### PROBLEM DESCRIPTION
Output all the records below, word for word.

### EXTRACTED INFORMATION
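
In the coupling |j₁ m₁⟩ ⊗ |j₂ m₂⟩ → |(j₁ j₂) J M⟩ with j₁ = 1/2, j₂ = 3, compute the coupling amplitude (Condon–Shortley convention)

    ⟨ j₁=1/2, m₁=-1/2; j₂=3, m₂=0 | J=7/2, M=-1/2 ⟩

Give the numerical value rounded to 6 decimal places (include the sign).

j₁+j₂−J=0  J+j₁−j₂=1  J−j₁+j₂=6  j₁+j₂+J+1=8
(j₁±m₁, j₂±m₂, J±M) = (0,1,3,3,3,4)
P² = 5184/7
sum k=0..0:
  [0] +1/36 = 1/36
S = 1/36
C² = P²·S² = 4/7 ; C = +0.755929

+0.755929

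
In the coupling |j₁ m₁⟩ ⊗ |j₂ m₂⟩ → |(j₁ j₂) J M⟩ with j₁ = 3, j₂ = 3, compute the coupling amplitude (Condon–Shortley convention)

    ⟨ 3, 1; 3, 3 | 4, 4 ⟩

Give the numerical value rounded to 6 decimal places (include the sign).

j₁+j₂−J=2  J+j₁−j₂=4  J−j₁+j₂=4  j₁+j₂+J+1=11
(j₁±m₁, j₂±m₂, J±M) = (4,2,6,0,8,0)
P² = 3981312/11
sum k=2..2:
  [2] +1/1152 = 1/1152
S = 1/1152
C² = P²·S² = 3/11 ; C = +0.522233

+√(3/11) ≈ +0.522233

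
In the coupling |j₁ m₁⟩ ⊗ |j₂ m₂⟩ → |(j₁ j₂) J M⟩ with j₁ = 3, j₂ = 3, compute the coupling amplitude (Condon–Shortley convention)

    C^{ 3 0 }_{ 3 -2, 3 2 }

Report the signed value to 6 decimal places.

j₁+j₂−J=3  J+j₁−j₂=3  J−j₁+j₂=3  j₁+j₂+J+1=10
(j₁±m₁, j₂±m₂, J±M) = (1,5,5,1,3,3)
P² = 216
sum k=2..3:
  [2] +1/72 = 1/72
  [3] −1/24 = -1/24
S = -1/36
C² = P²·S² = 1/6 ; C = -0.408248

-0.408248  (= −√(1/6))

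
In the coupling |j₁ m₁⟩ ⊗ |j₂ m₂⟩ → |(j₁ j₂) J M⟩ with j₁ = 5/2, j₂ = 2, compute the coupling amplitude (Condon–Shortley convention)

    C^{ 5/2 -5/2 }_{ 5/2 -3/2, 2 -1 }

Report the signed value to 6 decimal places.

-0.654654

j₁+j₂−J=2  J+j₁−j₂=3  J−j₁+j₂=2  j₁+j₂+J+1=8
(j₁±m₁, j₂±m₂, J±M) = (1,4,1,3,0,5)
P² = 432/7
sum k=1..1:
  [1] −1/12 = -1/12
S = -1/12
C² = P²·S² = 3/7 ; C = -0.654654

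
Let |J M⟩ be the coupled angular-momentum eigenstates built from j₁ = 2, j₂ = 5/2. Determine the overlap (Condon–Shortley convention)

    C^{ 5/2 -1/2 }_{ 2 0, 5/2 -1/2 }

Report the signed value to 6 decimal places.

triangle: 2!×2!×3!/8! = 24/40320
(j±m)!: 2!×2!×2!×3!×2!×3! = 576
prefactor² = (2J+1)×Δ×N² = 72/35
  k=0: +1/(0!×2!×2!×2!×0!×1!) = 1/8
  k=1: −1/(1!×1!×1!×1!×1!×2!) = -1/2
  k=2: +1/(2!×0!×0!×0!×2!×3!) = 1/24
Σ = -1/3  ⇒  CG² = 72/35×(-1/3)² = 8/35
CG = −√(8/35) = -0.478091

−√(8/35) ≈ -0.478091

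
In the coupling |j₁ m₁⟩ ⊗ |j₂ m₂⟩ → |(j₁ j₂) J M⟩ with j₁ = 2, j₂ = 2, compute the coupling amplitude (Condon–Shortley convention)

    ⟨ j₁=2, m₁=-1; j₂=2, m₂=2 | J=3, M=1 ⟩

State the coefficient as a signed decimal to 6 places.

-0.547723  (= −√(3/10))

triangle: 1!·3!·3!/8! = 36/40320
(j±m)!: 1!·3!·4!·0!·4!·2! = 6912
prefactor² = (2J+1)·Δ·N² = 216/5
  k=1: −1/(1!·0!·2!·3!·1!·0!) = -1/12
Σ = -1/12  ⇒  CG² = 216/5·(-1/12)² = 3/10
CG = −√(3/10) = -0.547723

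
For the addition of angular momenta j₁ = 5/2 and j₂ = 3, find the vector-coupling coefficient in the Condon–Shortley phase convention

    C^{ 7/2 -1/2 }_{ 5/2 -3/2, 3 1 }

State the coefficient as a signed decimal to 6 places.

triangle: 2!·3!·4!/10! = 288/3628800
(j±m)!: 1!·4!·4!·2!·3!·4! = 165888
prefactor² = (2J+1)·Δ·N² = 18432/175
  k=1: −1/(1!·1!·3!·3!·0!·1!) = -1/36
  k=2: +1/(2!·0!·2!·2!·1!·2!) = 1/16
Σ = 5/144  ⇒  CG² = 18432/175·5/144² = 8/63
CG = +√(8/63) = +0.356348

+√(8/63) ≈ +0.356348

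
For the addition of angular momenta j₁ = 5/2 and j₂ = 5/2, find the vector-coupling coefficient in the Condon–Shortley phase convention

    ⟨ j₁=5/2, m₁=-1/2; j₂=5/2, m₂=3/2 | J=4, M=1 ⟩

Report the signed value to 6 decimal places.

−√(5/14) = -0.597614

j₁+j₂−J=1  J+j₁−j₂=4  J−j₁+j₂=4  j₁+j₂+J+1=10
(j₁±m₁, j₂±m₂, J±M) = (2,3,4,1,5,3)
P² = 10368/35
sum k=0..1:
  [0] +1/144 = 1/144
  [1] −1/24 = -1/24
S = -5/144
C² = P²·S² = 5/14 ; C = -0.597614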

### SOLVED PROBLEM
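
In the coupling |j₁ m₁⟩ ⊗ |j₂ m₂⟩ → |(j₁ j₂) J M⟩ with j₁ = 1/2, j₂ = 3, compute the coupling amplitude (Condon–Shortley convention)

    ⟨ j₁=1/2, m₁=-1/2; j₂=3, m₂=0 | J=7/2, M=-1/2 ⟩

Give the numerical value rounded to 6 decimal places (include the sign).

j₁+j₂−J=0  J+j₁−j₂=1  J−j₁+j₂=6  j₁+j₂+J+1=8
(j₁±m₁, j₂±m₂, J±M) = (0,1,3,3,3,4)
P² = 5184/7
sum k=0..0:
  [0] +1/36 = 1/36
S = 1/36
C² = P²·S² = 4/7 ; C = +0.755929

+0.755929

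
In the coupling |j₁ m₁⟩ ⊗ |j₂ m₂⟩ → |(j₁ j₂) J M⟩ with j₁ = 3, j₂ = 3, compute the coupling amplitude (Condon–Shortley convention)

    ⟨ 3, 1; 3, 3 | 4, 4 ⟩

Give the numerical value rounded to 6 decimal places (include the sign).

j₁+j₂−J=2  J+j₁−j₂=4  J−j₁+j₂=4  j₁+j₂+J+1=11
(j₁±m₁, j₂±m₂, J±M) = (4,2,6,0,8,0)
P² = 3981312/11
sum k=2..2:
  [2] +1/1152 = 1/1152
S = 1/1152
C² = P²·S² = 3/11 ; C = +0.522233

+√(3/11) ≈ +0.522233

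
In the coupling |j₁ m₁⟩ ⊗ |j₂ m₂⟩ → |(j₁ j₂) J M⟩ with j₁ = 3, j₂ = 3, compute the coupling amplitude (Condon–Shortley convention)

    C^{ 3 0 }_{ 3 -2, 3 2 }

Report the signed value to 6 decimal places.

j₁+j₂−J=3  J+j₁−j₂=3  J−j₁+j₂=3  j₁+j₂+J+1=10
(j₁±m₁, j₂±m₂, J±M) = (1,5,5,1,3,3)
P² = 216
sum k=2..3:
  [2] +1/72 = 1/72
  [3] −1/24 = -1/24
S = -1/36
C² = P²·S² = 1/6 ; C = -0.408248

-0.408248  (= −√(1/6))

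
In the coupling |j₁ m₁⟩ ⊗ |j₂ m₂⟩ → |(j₁ j₂) J M⟩ with j₁ = 5/2, j₂ = 2, compute the coupling amplitude (Condon–Shortley convention)

    C^{ 5/2 -5/2 }_{ 5/2 -3/2, 2 -1 }

Report the signed value to 6 decimal places.

-0.654654

j₁+j₂−J=2  J+j₁−j₂=3  J−j₁+j₂=2  j₁+j₂+J+1=8
(j₁±m₁, j₂±m₂, J±M) = (1,4,1,3,0,5)
P² = 432/7
sum k=1..1:
  [1] −1/12 = -1/12
S = -1/12
C² = P²·S² = 3/7 ; C = -0.654654

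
Let |J M⟩ be the coupled angular-momentum eigenstates built from j₁ = 2, j₂ = 5/2. Determine the overlap (Condon–Shortley convention)

    C^{ 5/2 -1/2 }_{ 2 0, 5/2 -1/2 }

Report the signed value to 6 decimal places.

triangle: 2!×2!×3!/8! = 24/40320
(j±m)!: 2!×2!×2!×3!×2!×3! = 576
prefactor² = (2J+1)×Δ×N² = 72/35
  k=0: +1/(0!×2!×2!×2!×0!×1!) = 1/8
  k=1: −1/(1!×1!×1!×1!×1!×2!) = -1/2
  k=2: +1/(2!×0!×0!×0!×2!×3!) = 1/24
Σ = -1/3  ⇒  CG² = 72/35×(-1/3)² = 8/35
CG = −√(8/35) = -0.478091

−√(8/35) ≈ -0.478091

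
In the coupling |j₁ m₁⟩ ⊗ |j₂ m₂⟩ → |(j₁ j₂) J M⟩ with j₁ = 2, j₂ = 2, compute the coupling amplitude (Condon–Shortley convention)

    ⟨ j₁=2, m₁=-1; j₂=2, m₂=2 | J=3, M=1 ⟩

State the coefficient as a signed decimal to 6 places.

-0.547723  (= −√(3/10))

triangle: 1!·3!·3!/8! = 36/40320
(j±m)!: 1!·3!·4!·0!·4!·2! = 6912
prefactor² = (2J+1)·Δ·N² = 216/5
  k=1: −1/(1!·0!·2!·3!·1!·0!) = -1/12
Σ = -1/12  ⇒  CG² = 216/5·(-1/12)² = 3/10
CG = −√(3/10) = -0.547723

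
For the addition of angular momenta j₁ = 5/2 and j₂ = 3, find the vector-coupling coefficient in the Condon–Shortley phase convention

    C^{ 7/2 -1/2 }_{ 5/2 -3/2, 3 1 }

State the coefficient as a signed decimal to 6 places.

triangle: 2!·3!·4!/10! = 288/3628800
(j±m)!: 1!·4!·4!·2!·3!·4! = 165888
prefactor² = (2J+1)·Δ·N² = 18432/175
  k=1: −1/(1!·1!·3!·3!·0!·1!) = -1/36
  k=2: +1/(2!·0!·2!·2!·1!·2!) = 1/16
Σ = 5/144  ⇒  CG² = 18432/175·5/144² = 8/63
CG = +√(8/63) = +0.356348

+√(8/63) ≈ +0.356348

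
For the addition of angular momenta j₁ = 5/2 and j₂ = 5/2, find the vector-coupling coefficient in the Condon–Shortley phase convention

    ⟨ j₁=5/2, m₁=-1/2; j₂=5/2, m₂=3/2 | J=4, M=1 ⟩

Report the signed value to 6 decimal places.

−√(5/14) = -0.597614

j₁+j₂−J=1  J+j₁−j₂=4  J−j₁+j₂=4  j₁+j₂+J+1=10
(j₁±m₁, j₂±m₂, J±M) = (2,3,4,1,5,3)
P² = 10368/35
sum k=0..1:
  [0] +1/144 = 1/144
  [1] −1/24 = -1/24
S = -5/144
C² = P²·S² = 5/14 ; C = -0.597614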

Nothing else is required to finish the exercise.